Dataset entries ::
----------------
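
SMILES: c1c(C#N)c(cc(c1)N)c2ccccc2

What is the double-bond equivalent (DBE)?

10

Molecular formula from the SMILES: C13H10N2.
DoU = (2C + 2 + N − H − X)/2 = (2·13 + 2 + 2 − 10 − 0)/2 = 20/2 = 10.
(Structurally: 2 ring(s) + 8 π bond(s) = 10.)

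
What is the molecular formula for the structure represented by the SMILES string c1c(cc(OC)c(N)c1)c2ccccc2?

C13H13NO

Heavy atoms from the SMILES: 13 C, 1 N, 1 O.
Implicit hydrogens by atom environment:
  8 × C (aromatic): 1 H each → 8
  4 × C (aromatic): no H
  1 × C: 3 H
  1 × N: 2 H
  1 × O: no H
  Total hydrogens = 13.
Molecular formula: C13H13NO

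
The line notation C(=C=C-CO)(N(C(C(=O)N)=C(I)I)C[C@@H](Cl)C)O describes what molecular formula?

C10H13ClI2N2O3

Heavy atoms from the SMILES: 10 C, 1 Cl, 2 I, 2 N, 3 O.
Implicit hydrogens by atom environment:
  5 × C: no H
  2 × C: 2 H each → 4
  2 × C: 1 H each → 2
  2 × I: no H
  2 × O: 1 H each → 2
  1 × C: 3 H
  1 × Cl: no H
  1 × N: 2 H
  1 × N: no H
  1 × O: no H
  Total hydrogens = 13.
Molecular formula: C10H13ClI2N2O3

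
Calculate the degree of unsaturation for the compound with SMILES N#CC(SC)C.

Molecular formula from the SMILES: C4H7NS.
DoU = (2C + 2 + N − H − X)/2 = (2·4 + 2 + 1 − 7 − 0)/2 = 4/2 = 2.
(Structurally: 0 ring(s) + 2 π bond(s) = 2.)

2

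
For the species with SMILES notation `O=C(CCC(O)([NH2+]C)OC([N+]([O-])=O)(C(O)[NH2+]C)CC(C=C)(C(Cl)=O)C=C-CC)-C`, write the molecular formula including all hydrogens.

[C18H32ClN3O7]2+

Heavy atoms from the SMILES: 18 C, 1 Cl, 3 N, 7 O.
Implicit hydrogens by atom environment:
  5 × C: 2 H each → 10
  5 × C: no H
  4 × C: 3 H each → 12
  4 × C: 1 H each → 4
  4 × O: no H
  2 × N (charge +1): 2 H each → 4
  2 × O: 1 H each → 2
  1 × Cl: no H
  1 × N (charge +1): no H
  1 × O (charge -1): no H
  Total hydrogens = 32.
Net charge +2.
Molecular formula: [C18H32ClN3O7]2+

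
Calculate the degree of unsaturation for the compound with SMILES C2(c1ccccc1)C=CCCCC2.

Molecular formula from the SMILES: C13H16.
DoU = (2C + 2 + N − H − X)/2 = (2·13 + 2 + 0 − 16 − 0)/2 = 12/2 = 6.
(Structurally: 2 ring(s) + 4 π bond(s) = 6.)

6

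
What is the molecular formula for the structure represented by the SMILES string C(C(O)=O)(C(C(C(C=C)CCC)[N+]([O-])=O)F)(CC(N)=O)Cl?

C12H18ClFN2O5

Heavy atoms from the SMILES: 12 C, 1 Cl, 1 F, 2 N, 5 O.
Implicit hydrogens by atom environment:
  4 × C: 2 H each → 8
  4 × C: 1 H each → 4
  3 × C: no H
  3 × O: no H
  1 × C: 3 H
  1 × Cl: no H
  1 × F: no H
  1 × N: 2 H
  1 × N (charge +1): no H
  1 × O: 1 H
  1 × O (charge -1): no H
  Total hydrogens = 18.
Molecular formula: C12H18ClFN2O5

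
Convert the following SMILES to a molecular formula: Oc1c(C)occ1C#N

C6H5NO2

Heavy atoms from the SMILES: 6 C, 1 N, 2 O.
Implicit hydrogens by atom environment:
  3 × C (aromatic): no H
  1 × C: 3 H
  1 × C (aromatic): 1 H
  1 × C: no H
  1 × N: no H
  1 × O: 1 H
  1 × O (aromatic): no H
  Total hydrogens = 5.
Molecular formula: C6H5NO2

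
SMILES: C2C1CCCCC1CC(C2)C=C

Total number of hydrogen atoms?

Hydrogens are implicit in SMILES; fill each atom to its normal valence:
  8 × C: 2 H each → 16
  4 × C: 1 H each → 4
  Total hydrogens = 20.

20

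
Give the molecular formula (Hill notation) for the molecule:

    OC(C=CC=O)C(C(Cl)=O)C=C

Heavy atoms from the SMILES: 8 C, 1 Cl, 3 O.
Implicit hydrogens by atom environment:
  6 × C: 1 H each → 6
  2 × O: no H
  1 × C: 2 H
  1 × C: no H
  1 × Cl: no H
  1 × O: 1 H
  Total hydrogens = 9.
Molecular formula: C8H9ClO3

C8H9ClO3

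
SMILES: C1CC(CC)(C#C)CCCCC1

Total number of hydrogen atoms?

Hydrogens are implicit in SMILES; fill each atom to its normal valence:
  8 × C: 2 H each → 16
  2 × C: no H
  1 × C: 3 H
  1 × C: 1 H
  Total hydrogens = 20.

20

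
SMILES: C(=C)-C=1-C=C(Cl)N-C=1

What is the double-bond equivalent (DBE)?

Molecular formula from the SMILES: C6H6ClN.
DoU = (2C + 2 + N − H − X)/2 = (2·6 + 2 + 1 − 6 − 1)/2 = 8/2 = 4.
(Structurally: 1 ring(s) + 3 π bond(s) = 4.)

4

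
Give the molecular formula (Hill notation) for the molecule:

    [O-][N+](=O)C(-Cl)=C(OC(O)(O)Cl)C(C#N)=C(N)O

C6H5Cl2N3O6

Heavy atoms from the SMILES: 6 C, 2 Cl, 3 N, 6 O.
Implicit hydrogens by atom environment:
  6 × C: no H
  3 × O: 1 H each → 3
  2 × Cl: no H
  2 × O: no H
  1 × N: 2 H
  1 × N: no H
  1 × N (charge +1): no H
  1 × O (charge -1): no H
  Total hydrogens = 5.
Molecular formula: C6H5Cl2N3O6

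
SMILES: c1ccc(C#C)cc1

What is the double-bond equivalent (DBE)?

Molecular formula from the SMILES: C8H6.
DoU = (2C + 2 + N − H − X)/2 = (2·8 + 2 + 0 − 6 − 0)/2 = 12/2 = 6.
(Structurally: 1 ring(s) + 5 π bond(s) = 6.)

6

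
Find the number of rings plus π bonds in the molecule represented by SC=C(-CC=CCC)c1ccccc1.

6

Molecular formula from the SMILES: C13H16S.
DoU = (2C + 2 + N − H − X)/2 = (2·13 + 2 + 0 − 16 − 0)/2 = 12/2 = 6.
(Structurally: 1 ring(s) + 5 π bond(s) = 6.)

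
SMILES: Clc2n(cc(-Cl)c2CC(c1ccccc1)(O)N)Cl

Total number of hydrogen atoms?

11

Hydrogens are implicit in SMILES; fill each atom to its normal valence:
  6 × C (aromatic): 1 H each → 6
  4 × C (aromatic): no H
  3 × Cl: no H
  1 × C: 2 H
  1 × C: no H
  1 × N: 2 H
  1 × N (aromatic): no H
  1 × O: 1 H
  Total hydrogens = 11.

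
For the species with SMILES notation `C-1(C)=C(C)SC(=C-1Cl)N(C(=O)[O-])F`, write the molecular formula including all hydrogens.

Heavy atoms from the SMILES: 7 C, 1 Cl, 1 F, 1 N, 2 O, 1 S.
Implicit hydrogens by atom environment:
  4 × C (aromatic): no H
  2 × C: 3 H each → 6
  1 × C: no H
  1 × Cl: no H
  1 × F: no H
  1 × N: no H
  1 × O: no H
  1 × O (charge -1): no H
  1 × S (aromatic): no H
  Total hydrogens = 6.
Net charge -1.
Molecular formula: C7H6ClFNO2S-

C7H6ClFNO2S-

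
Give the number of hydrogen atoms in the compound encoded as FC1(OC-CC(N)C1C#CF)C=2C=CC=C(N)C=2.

Hydrogens are implicit in SMILES; fill each atom to its normal valence:
  4 × C (aromatic): 1 H each → 4
  3 × C: no H
  2 × C: 2 H each → 4
  2 × C: 1 H each → 2
  2 × C (aromatic): no H
  2 × F: no H
  2 × N: 2 H each → 4
  1 × O: no H
  Total hydrogens = 14.

14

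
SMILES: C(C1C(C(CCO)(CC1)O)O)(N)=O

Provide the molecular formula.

Heavy atoms from the SMILES: 8 C, 1 N, 4 O.
Implicit hydrogens by atom environment:
  4 × C: 2 H each → 8
  3 × O: 1 H each → 3
  2 × C: 1 H each → 2
  2 × C: no H
  1 × N: 2 H
  1 × O: no H
  Total hydrogens = 15.
Molecular formula: C8H15NO4

C8H15NO4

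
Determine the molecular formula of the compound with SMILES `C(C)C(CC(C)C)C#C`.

C9H16

Heavy atoms from the SMILES: 9 C.
Implicit hydrogens by atom environment:
  3 × C: 3 H each → 9
  3 × C: 1 H each → 3
  2 × C: 2 H each → 4
  1 × C: no H
  Total hydrogens = 16.
Molecular formula: C9H16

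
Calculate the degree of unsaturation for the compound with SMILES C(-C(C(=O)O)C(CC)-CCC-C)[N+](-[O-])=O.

Molecular formula from the SMILES: C10H19NO4.
DoU = (2C + 2 + N − H − X)/2 = (2·10 + 2 + 1 − 19 − 0)/2 = 4/2 = 2.
(Structurally: 0 ring(s) + 2 π bond(s) = 2.)

2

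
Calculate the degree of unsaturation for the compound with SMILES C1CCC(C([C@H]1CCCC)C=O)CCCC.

2

Molecular formula from the SMILES: C15H28O.
DoU = (2C + 2 + N − H − X)/2 = (2·15 + 2 + 0 − 28 − 0)/2 = 4/2 = 2.
(Structurally: 1 ring(s) + 1 π bond(s) = 2.)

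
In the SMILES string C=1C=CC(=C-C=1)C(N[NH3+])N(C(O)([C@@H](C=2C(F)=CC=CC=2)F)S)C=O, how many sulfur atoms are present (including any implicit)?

The symbol for sulfur appears 1 time in the SMILES.

1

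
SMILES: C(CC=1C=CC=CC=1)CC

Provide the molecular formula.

Heavy atoms from the SMILES: 10 C.
Implicit hydrogens by atom environment:
  5 × C (aromatic): 1 H each → 5
  3 × C: 2 H each → 6
  1 × C: 3 H
  1 × C (aromatic): no H
  Total hydrogens = 14.
Molecular formula: C10H14

C10H14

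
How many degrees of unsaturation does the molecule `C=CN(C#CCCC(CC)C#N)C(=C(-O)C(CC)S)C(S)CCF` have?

6

Molecular formula from the SMILES: C18H27FN2OS2.
DoU = (2C + 2 + N − H − X)/2 = (2·18 + 2 + 2 − 27 − 1)/2 = 12/2 = 6.
(Structurally: 0 ring(s) + 6 π bond(s) = 6.)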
----------------
ABOUT THIS EXERCISE :: Above are the records; from them, give again exactly the lines from the one containing "SMILES: C(=C)-C=1-C=C(Cl)N-C=1" to the one containing "SMILES: c1ccc(C#C)cc1", both lines included, and nothing more.

EXERCISE SOLUTION ::
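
SMILES: C(=C)-C=1-C=C(Cl)N-C=1

What is the double-bond equivalent (DBE)?

Molecular formula from the SMILES: C6H6ClN.
DoU = (2C + 2 + N − H − X)/2 = (2·6 + 2 + 1 − 6 − 1)/2 = 8/2 = 4.
(Structurally: 1 ring(s) + 3 π bond(s) = 4.)

4

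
Give the molecular formula (Hill notation) for the molecule:

    [O-][N+](=O)C(-Cl)=C(OC(O)(O)Cl)C(C#N)=C(N)O

C6H5Cl2N3O6

Heavy atoms from the SMILES: 6 C, 2 Cl, 3 N, 6 O.
Implicit hydrogens by atom environment:
  6 × C: no H
  3 × O: 1 H each → 3
  2 × Cl: no H
  2 × O: no H
  1 × N: 2 H
  1 × N: no H
  1 × N (charge +1): no H
  1 × O (charge -1): no H
  Total hydrogens = 5.
Molecular formula: C6H5Cl2N3O6

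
SMILES: c1ccc(C#C)cc1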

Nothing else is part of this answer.